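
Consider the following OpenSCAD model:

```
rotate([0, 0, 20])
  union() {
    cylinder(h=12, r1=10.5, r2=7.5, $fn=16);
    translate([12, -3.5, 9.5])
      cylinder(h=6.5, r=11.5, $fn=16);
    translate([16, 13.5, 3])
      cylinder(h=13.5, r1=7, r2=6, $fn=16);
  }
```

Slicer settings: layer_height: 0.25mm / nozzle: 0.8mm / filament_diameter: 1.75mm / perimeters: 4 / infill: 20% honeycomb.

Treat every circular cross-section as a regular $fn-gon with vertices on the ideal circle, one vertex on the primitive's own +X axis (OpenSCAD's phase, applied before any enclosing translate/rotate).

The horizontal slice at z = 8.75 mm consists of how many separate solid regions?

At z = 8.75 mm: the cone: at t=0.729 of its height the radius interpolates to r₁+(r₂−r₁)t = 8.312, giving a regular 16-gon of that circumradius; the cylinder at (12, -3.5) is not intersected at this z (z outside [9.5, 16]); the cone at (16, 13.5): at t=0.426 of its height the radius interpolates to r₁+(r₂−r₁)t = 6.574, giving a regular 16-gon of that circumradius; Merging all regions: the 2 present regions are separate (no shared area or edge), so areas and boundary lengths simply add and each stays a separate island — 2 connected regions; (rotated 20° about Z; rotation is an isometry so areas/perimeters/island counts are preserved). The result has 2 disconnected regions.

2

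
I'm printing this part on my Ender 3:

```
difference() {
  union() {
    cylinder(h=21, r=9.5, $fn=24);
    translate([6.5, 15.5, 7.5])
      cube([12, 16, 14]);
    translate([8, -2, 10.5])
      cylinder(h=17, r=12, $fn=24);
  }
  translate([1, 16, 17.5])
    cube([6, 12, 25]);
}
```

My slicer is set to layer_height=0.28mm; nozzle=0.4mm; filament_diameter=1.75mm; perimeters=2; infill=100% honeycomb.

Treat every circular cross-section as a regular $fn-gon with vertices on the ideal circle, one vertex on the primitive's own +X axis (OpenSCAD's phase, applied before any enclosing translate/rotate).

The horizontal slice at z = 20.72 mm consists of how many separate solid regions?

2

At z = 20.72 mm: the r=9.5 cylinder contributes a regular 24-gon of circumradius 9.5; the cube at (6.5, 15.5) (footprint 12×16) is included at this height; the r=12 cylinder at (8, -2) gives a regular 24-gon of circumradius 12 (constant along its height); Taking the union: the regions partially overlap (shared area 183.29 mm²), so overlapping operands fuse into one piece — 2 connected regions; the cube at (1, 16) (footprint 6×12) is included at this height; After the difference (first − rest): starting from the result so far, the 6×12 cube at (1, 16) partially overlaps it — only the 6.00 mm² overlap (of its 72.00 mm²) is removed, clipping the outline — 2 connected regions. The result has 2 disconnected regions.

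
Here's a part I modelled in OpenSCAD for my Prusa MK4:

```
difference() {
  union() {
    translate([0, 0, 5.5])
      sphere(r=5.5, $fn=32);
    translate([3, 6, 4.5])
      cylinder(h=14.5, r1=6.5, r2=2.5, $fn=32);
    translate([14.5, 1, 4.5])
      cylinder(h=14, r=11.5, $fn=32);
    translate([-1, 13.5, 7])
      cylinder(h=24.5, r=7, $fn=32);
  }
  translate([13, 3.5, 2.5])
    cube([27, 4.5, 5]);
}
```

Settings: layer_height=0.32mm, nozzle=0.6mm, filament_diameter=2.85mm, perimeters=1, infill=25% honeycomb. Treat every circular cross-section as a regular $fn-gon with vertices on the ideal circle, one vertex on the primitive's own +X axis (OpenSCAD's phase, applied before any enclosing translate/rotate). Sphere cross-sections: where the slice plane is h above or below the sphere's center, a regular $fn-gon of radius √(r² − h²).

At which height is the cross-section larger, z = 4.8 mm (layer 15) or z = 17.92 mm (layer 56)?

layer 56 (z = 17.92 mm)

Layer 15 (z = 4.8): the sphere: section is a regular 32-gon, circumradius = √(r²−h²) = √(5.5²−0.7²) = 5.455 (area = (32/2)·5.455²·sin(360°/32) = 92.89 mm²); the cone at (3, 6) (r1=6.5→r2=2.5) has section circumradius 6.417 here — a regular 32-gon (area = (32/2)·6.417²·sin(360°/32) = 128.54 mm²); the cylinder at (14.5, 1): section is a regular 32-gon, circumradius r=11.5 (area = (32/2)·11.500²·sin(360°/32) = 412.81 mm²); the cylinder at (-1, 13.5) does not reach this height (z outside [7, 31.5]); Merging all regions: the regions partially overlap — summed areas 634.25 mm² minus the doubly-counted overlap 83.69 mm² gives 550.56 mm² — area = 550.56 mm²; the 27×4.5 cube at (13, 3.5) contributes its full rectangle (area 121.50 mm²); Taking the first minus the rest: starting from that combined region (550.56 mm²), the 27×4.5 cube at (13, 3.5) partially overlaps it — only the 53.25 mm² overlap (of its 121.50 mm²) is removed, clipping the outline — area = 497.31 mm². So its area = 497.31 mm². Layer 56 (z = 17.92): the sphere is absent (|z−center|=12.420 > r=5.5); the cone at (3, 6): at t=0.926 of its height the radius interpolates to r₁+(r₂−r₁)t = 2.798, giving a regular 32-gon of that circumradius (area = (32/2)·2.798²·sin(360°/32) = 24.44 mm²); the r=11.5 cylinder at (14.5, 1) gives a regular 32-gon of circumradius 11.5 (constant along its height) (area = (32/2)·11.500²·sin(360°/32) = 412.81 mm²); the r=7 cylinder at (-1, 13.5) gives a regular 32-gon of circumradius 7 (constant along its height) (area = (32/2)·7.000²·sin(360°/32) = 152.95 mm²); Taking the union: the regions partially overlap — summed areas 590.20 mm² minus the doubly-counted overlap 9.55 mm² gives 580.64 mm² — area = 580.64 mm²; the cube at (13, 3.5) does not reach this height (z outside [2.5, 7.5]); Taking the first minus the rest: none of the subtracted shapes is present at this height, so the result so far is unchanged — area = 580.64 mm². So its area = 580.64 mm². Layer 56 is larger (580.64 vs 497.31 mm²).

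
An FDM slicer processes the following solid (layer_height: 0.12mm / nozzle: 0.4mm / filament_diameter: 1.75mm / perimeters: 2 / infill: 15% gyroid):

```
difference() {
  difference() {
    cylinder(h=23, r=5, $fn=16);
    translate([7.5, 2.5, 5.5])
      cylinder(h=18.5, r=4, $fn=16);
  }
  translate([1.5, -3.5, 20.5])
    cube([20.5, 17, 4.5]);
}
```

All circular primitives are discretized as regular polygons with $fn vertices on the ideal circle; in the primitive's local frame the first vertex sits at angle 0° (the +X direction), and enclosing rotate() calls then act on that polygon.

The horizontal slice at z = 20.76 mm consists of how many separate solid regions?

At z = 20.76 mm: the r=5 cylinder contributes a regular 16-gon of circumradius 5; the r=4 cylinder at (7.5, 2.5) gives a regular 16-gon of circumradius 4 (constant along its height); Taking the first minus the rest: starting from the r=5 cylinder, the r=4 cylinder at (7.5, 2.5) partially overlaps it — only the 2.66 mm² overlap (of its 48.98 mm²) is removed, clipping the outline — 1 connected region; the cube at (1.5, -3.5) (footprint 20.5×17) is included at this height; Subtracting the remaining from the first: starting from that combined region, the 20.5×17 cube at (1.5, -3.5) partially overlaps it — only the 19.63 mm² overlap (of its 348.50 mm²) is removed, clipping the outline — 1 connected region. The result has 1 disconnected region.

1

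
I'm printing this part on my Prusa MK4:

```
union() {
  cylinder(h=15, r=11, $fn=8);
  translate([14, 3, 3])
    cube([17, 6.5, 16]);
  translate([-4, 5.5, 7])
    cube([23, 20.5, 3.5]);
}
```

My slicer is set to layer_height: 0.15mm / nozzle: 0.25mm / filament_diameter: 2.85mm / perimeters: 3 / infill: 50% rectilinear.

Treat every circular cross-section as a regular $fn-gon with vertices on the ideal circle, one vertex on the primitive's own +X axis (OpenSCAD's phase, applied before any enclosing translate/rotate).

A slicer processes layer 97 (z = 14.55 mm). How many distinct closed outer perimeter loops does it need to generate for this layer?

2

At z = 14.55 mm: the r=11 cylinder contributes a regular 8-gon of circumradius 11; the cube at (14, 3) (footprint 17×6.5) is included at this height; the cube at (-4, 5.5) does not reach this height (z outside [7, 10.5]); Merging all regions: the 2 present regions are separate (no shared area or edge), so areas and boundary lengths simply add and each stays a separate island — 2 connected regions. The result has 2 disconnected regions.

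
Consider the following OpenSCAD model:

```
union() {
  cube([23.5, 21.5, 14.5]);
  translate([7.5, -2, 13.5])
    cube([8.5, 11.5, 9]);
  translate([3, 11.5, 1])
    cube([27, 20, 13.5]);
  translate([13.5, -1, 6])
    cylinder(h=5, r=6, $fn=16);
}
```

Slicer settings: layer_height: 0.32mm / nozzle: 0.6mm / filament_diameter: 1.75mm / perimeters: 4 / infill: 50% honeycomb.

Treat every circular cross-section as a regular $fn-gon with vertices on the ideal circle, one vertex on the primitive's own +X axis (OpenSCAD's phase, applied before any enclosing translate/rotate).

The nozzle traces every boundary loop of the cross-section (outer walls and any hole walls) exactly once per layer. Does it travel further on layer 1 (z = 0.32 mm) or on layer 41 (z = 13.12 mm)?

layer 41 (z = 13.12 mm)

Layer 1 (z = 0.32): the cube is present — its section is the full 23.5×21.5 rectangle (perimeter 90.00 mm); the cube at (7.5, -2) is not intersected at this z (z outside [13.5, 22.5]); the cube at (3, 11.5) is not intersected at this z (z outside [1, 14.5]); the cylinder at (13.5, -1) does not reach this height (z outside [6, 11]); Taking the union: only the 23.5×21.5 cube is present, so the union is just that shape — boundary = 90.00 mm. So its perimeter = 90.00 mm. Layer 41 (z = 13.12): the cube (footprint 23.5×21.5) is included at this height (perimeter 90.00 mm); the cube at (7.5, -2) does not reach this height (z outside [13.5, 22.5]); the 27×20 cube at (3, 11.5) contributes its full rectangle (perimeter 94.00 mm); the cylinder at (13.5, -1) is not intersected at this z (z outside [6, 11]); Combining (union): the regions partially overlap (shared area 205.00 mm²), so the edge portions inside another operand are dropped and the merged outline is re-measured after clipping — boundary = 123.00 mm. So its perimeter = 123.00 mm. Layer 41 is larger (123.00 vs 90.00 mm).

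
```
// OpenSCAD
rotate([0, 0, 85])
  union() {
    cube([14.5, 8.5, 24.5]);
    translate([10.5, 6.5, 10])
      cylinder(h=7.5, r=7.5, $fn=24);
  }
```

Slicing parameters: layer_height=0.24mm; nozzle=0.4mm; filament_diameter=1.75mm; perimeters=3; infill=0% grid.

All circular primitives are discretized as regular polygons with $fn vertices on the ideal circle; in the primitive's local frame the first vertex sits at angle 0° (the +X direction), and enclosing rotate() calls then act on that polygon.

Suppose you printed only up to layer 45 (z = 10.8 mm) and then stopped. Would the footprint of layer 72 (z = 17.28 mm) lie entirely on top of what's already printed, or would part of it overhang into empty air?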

## Your assignment
Nothing beyond a number is expected: count the lines of the material that hold the string "Prusa".

## Task result
2